**EXERCISE AIM**: Exactly as they stand, set down all of the records again.

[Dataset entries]
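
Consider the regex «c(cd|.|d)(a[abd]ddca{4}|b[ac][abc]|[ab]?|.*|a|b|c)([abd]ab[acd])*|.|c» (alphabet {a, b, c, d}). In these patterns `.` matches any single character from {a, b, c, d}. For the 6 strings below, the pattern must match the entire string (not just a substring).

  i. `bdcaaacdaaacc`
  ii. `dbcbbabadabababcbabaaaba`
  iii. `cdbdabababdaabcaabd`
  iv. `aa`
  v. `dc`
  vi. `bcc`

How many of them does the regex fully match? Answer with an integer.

i → no match
ii → no match
iii → match
iv → no match
v → no match
vi → no match
Total matched: 1

1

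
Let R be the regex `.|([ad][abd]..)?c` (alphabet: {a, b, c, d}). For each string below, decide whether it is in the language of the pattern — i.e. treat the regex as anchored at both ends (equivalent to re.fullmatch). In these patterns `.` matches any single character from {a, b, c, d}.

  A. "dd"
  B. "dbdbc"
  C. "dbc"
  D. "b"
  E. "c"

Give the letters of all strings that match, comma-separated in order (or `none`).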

**EXPECTED ANSWER**:
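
Consider the regex «c(cd|.|d)(a[abd]ddca{4}|b[ac][abc]|[ab]?|.*|a|b|c)([abd]ab[acd])*|.|c» (alphabet {a, b, c, d}). In these patterns `.` matches any single character from {a, b, c, d}. For the 6 strings below, the pattern must match the entire string (not just a substring).

  i. `bdcaaacdaaacc`
  ii. `dbcbbabadabababcbabaaaba`
  iii. `cdbdabababdaabcaabd`
  iv. `aa`
  v. `dc`
  vi. `bcc`

How many of them does the regex fully match? Answer with an integer.

i → no match
ii → no match
iii → match
iv → no match
v → no match
vi → no match
Total matched: 1

1

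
Let R be the regex `.|([ad][abd]..)?c` (alphabet: {a, b, c, d}). For each string below, decide whether it is in the language of the pattern — i.e. treat the regex as anchored at both ends (equivalent to re.fullmatch). In these patterns `.` matches any single character from {a, b, c, d}.

  A. "dd"
  B. "dbdbc"
  C. "dbc"
  D. "b"
  E. "c"

Give the letters of all strings that match, comma-separated in order (or `none`).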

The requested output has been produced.